Task to complete ->
Filter the entries down to the lines holding "Normal", then copy those lines.
-- -- --
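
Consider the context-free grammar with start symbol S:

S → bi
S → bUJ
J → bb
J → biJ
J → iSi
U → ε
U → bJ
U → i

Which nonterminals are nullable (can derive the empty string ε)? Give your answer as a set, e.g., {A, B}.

{U}

Directly nullable (have an ε-rule): {U}.
Not nullable: J, S — each has a terminal in every rule's right-hand side or depends on a non-nullable symbol.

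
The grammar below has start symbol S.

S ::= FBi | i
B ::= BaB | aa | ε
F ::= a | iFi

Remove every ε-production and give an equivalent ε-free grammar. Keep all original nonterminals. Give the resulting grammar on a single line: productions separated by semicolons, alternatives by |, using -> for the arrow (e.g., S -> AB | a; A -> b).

Nullable set: {B}.
S -> FBi: B nullable, giving FBi | Fi.
Drop B -> ε.
B -> BaB: B, B nullable, giving Ba | BaB | a | aB.
Unchanged (no nullable symbols): S -> i; B -> aa; F -> a; F -> iFi.

S -> i | Fi | FBi; B -> a | Ba | aB | aa | BaB; F -> a | iFi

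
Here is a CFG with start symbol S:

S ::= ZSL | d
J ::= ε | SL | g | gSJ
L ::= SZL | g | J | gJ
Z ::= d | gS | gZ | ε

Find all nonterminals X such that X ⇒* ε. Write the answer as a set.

{J, L, Z}

Directly nullable (have an ε-rule): {J, Z}.
L is nullable via L -> J (every symbol on the right is already known nullable).
Not nullable: S — each has a terminal in every rule's right-hand side or depends on a non-nullable symbol.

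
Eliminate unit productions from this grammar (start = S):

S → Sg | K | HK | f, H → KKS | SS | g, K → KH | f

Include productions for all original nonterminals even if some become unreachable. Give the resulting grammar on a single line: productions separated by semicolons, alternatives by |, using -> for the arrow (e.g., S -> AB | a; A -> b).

S -> f | HK | KH | Sg; H -> g | SS | KKS; K -> f | KH

Unit productions: S->K.
Unit pairs (A ⇒* B via units): (S,K).
S: inherits non-unit rules of {K, S} → HK | KH | Sg | f.
H: inherits non-unit rules of {H} → KKS | SS | g.
K: inherits non-unit rules of {K} → KH | f.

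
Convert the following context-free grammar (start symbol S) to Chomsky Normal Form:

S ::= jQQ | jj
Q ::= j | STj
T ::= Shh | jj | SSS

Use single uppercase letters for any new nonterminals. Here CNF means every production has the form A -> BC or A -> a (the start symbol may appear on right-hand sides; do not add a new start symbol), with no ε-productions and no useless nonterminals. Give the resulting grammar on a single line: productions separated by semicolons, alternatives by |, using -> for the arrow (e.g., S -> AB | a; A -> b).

No ε-productions.
No unit productions to eliminate.
TERM: introduce B -> h, A -> j and substitute in every rule of length ≥2.
BIN: Q -> STA becomes Q -> SC, C -> TA; S -> AQQ becomes S -> AD, D -> QQ; T -> SBB becomes T -> SE, E -> BB; T -> SSS becomes T -> SF, F -> SS.

S -> AA | AD; A -> j; B -> h; C -> TA; D -> QQ; E -> BB; F -> SS; Q -> j | SC; T -> AA | SE | SF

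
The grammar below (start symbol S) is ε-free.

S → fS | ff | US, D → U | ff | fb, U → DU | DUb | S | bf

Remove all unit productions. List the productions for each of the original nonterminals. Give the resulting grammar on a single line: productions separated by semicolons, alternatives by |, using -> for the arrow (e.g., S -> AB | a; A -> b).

Unit productions: D->U, U->S.
Unit pairs (A ⇒* B via units): (D,S), (D,U), (U,S).
S: inherits non-unit rules of {S} → US | fS | ff.
D: inherits non-unit rules of {D, S, U} → DU | DUb | US | bf | fS | fb | ff.
U: inherits non-unit rules of {S, U} → DU | DUb | US | bf | fS | ff.

S -> US | fS | ff; D -> DU | US | bf | fS | fb | ff | DUb; U -> DU | US | bf | fS | ff | DUb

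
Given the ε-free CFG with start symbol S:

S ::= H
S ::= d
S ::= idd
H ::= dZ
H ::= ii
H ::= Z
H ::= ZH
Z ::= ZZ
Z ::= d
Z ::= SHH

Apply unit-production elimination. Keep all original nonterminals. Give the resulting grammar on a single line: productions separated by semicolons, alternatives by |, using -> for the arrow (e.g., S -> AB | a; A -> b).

S -> d | ZH | ZZ | dZ | ii | SHH | idd; H -> d | ZH | ZZ | dZ | ii | SHH; Z -> d | ZZ | SHH

Unit productions: H->Z, S->H.
Unit pairs (A ⇒* B via units): (H,Z), (S,H), (S,Z).
S: inherits non-unit rules of {H, S, Z} → SHH | ZH | ZZ | d | dZ | idd | ii.
H: inherits non-unit rules of {H, Z} → SHH | ZH | ZZ | d | dZ | ii.
Z: inherits non-unit rules of {Z} → SHH | ZZ | d.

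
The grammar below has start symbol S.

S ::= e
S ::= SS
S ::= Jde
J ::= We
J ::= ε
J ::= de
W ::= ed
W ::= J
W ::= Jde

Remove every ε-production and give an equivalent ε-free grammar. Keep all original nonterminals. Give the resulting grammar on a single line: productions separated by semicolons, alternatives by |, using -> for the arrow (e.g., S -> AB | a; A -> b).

Nullable set: {J, W}.
S -> Jde: J nullable, giving Jde | de.
Drop J -> ε.
J -> We: W nullable, giving We | e.
W -> J: J nullable, giving J.
W -> Jde: J nullable, giving Jde | de.
Unchanged (no nullable symbols): S -> SS; S -> e; J -> de; W -> ed.

S -> e | SS | de | Jde; J -> e | We | de; W -> J | de | ed | Jde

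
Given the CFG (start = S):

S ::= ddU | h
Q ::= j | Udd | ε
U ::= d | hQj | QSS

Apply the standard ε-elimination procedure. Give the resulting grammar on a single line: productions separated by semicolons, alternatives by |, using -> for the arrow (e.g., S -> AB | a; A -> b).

S -> h | ddU; Q -> j | Udd; U -> d | SS | hj | QSS | hQj

Nullable set: {Q}.
Drop Q -> ε.
U -> QSS: Q nullable, giving QSS | SS.
U -> hQj: Q nullable, giving hQj | hj.
Unchanged (no nullable symbols): S -> ddU; S -> h; Q -> Udd; Q -> j; U -> d.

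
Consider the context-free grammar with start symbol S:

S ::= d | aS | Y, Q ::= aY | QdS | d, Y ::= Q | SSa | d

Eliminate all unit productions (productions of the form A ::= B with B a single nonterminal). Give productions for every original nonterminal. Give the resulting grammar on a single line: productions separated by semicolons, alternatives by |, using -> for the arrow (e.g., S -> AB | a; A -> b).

S -> d | aS | aY | QdS | SSa; Q -> d | aY | QdS; Y -> d | aY | QdS | SSa

Unit productions: S->Y, Y->Q.
Unit pairs (A ⇒* B via units): (S,Q), (S,Y), (Y,Q).
S: inherits non-unit rules of {Q, S, Y} → QdS | SSa | aS | aY | d.
Q: inherits non-unit rules of {Q} → QdS | aY | d.
Y: inherits non-unit rules of {Q, Y} → QdS | SSa | aY | d.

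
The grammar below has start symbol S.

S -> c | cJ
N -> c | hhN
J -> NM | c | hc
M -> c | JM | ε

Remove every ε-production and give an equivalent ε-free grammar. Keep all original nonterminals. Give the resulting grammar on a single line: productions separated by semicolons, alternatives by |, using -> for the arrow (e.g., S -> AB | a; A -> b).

S -> c | cJ; J -> N | c | NM | hc; M -> J | c | JM; N -> c | hhN

Nullable set: {M}.
J -> NM: M nullable, giving N | NM.
Drop M -> ε.
M -> JM: M nullable, giving J | JM.
Unchanged (no nullable symbols): S -> c; S -> cJ; J -> c; J -> hc; M -> c; N -> c; N -> hhN.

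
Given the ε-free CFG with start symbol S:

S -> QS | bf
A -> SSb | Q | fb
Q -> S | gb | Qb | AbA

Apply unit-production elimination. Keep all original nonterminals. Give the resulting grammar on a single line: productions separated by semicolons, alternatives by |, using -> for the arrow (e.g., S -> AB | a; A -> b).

Unit productions: A->Q, Q->S.
Unit pairs (A ⇒* B via units): (A,Q), (A,S), (Q,S).
S: inherits non-unit rules of {S} → QS | bf.
A: inherits non-unit rules of {A, Q, S} → AbA | QS | Qb | SSb | bf | fb | gb.
Q: inherits non-unit rules of {Q, S} → AbA | QS | Qb | bf | gb.

S -> QS | bf; A -> QS | Qb | bf | fb | gb | AbA | SSb; Q -> QS | Qb | bf | gb | AbA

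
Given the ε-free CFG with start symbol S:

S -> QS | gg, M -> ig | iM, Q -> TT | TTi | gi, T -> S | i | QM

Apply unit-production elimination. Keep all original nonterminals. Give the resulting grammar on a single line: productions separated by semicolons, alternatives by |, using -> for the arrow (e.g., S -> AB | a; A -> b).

S -> QS | gg; M -> iM | ig; Q -> TT | gi | TTi; T -> i | QM | QS | gg

Unit productions: T->S.
Unit pairs (A ⇒* B via units): (T,S).
S: inherits non-unit rules of {S} → QS | gg.
M: inherits non-unit rules of {M} → iM | ig.
Q: inherits non-unit rules of {Q} → TT | TTi | gi.
T: inherits non-unit rules of {S, T} → QM | QS | gg | i.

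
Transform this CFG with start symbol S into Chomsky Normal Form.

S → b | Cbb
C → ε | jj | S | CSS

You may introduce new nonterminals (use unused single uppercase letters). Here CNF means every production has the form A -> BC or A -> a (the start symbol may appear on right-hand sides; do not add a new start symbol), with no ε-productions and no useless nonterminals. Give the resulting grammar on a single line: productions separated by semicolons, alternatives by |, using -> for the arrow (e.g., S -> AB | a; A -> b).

S -> b | AA | CF; A -> b; B -> j; C -> b | AA | BB | CD | CE | SS; D -> AA; E -> SS; F -> AA

Nullable: {C}; after ε-elimination: S -> b | bb | Cbb; C -> S | SS | jj | CSS.
After unit-elimination: S -> b | bb | Cbb; C -> b | SS | bb | jj | CSS | Cbb.
TERM: introduce A -> b, B -> j and substitute in every rule of length ≥2.
BIN: C -> CAA becomes C -> CD, D -> AA; C -> CSS becomes C -> CE, E -> SS; S -> CAA becomes S -> CF, F -> AA.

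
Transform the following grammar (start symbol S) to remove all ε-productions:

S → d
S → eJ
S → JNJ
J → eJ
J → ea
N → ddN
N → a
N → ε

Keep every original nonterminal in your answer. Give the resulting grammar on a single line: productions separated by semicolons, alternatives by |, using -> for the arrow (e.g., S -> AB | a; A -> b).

Nullable set: {N}.
S -> JNJ: N nullable, giving JJ | JNJ.
Drop N -> ε.
N -> ddN: N nullable, giving dd | ddN.
Unchanged (no nullable symbols): S -> d; S -> eJ; J -> eJ; J -> ea; N -> a.

S -> d | JJ | eJ | JNJ; J -> eJ | ea; N -> a | dd | ddN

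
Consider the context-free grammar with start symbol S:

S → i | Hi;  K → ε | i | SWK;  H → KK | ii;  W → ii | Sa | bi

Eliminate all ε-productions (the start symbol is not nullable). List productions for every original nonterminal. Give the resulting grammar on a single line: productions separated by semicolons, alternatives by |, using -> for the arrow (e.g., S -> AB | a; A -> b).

Nullable set: {H, K}.
S -> Hi: H nullable, giving Hi | i.
H -> KK: K, K nullable, giving K | KK.
Drop K -> ε.
K -> SWK: K nullable, giving SW | SWK.
Unchanged (no nullable symbols): S -> i; H -> ii; K -> i; W -> Sa; W -> bi; W -> ii.

S -> i | Hi; H -> K | KK | ii; K -> i | SW | SWK; W -> Sa | bi | ii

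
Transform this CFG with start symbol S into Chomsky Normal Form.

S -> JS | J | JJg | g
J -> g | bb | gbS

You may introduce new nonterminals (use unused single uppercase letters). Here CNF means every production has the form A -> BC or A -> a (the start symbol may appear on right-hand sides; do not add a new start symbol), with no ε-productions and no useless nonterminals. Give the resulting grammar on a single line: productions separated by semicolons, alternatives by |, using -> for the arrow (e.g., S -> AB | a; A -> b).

S -> g | AA | BD | JE | JS; A -> b; B -> g; C -> AS; D -> AS; E -> JB; J -> g | AA | BC

No ε-productions.
After unit-elimination: S -> g | JS | bb | JJg | gbS; J -> g | bb | gbS.
TERM: introduce A -> b, B -> g and substitute in every rule of length ≥2.
BIN: J -> BAS becomes J -> BC, C -> AS; S -> BAS becomes S -> BD, D -> AS; S -> JJB becomes S -> JE, E -> JB.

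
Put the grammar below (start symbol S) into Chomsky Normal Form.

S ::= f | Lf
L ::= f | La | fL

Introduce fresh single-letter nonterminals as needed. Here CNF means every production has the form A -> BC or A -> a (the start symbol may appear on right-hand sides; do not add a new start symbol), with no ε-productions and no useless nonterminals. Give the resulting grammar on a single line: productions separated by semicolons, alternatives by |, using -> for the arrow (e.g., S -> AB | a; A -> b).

No ε-productions.
No unit productions to eliminate.
TERM: introduce A -> a, B -> f and substitute in every rule of length ≥2.

S -> f | LB; A -> a; B -> f; L -> f | BL | LA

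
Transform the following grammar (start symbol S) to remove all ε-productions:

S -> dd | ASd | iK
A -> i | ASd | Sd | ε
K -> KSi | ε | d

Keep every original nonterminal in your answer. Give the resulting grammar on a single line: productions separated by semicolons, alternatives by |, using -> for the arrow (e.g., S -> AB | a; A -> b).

S -> i | Sd | dd | iK | ASd; A -> i | Sd | ASd; K -> d | Si | KSi

Nullable set: {A, K}.
S -> ASd: A nullable, giving ASd | Sd.
S -> iK: K nullable, giving i | iK.
Drop A -> ε.
A -> ASd: A nullable, giving ASd | Sd.
Drop K -> ε.
K -> KSi: K nullable, giving KSi | Si.
Unchanged (no nullable symbols): S -> dd; A -> Sd; A -> i; K -> d.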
-- -- --
Output below ->
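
Convert the following context-free grammar (start symbol S) to Chomsky Normal Form:
Transform this CFG with start symbol S into Chomsky Normal Form.
Transform this CFG with start symbol S into Chomsky Normal Form.
Put the grammar below (start symbol S) into Chomsky Normal Form.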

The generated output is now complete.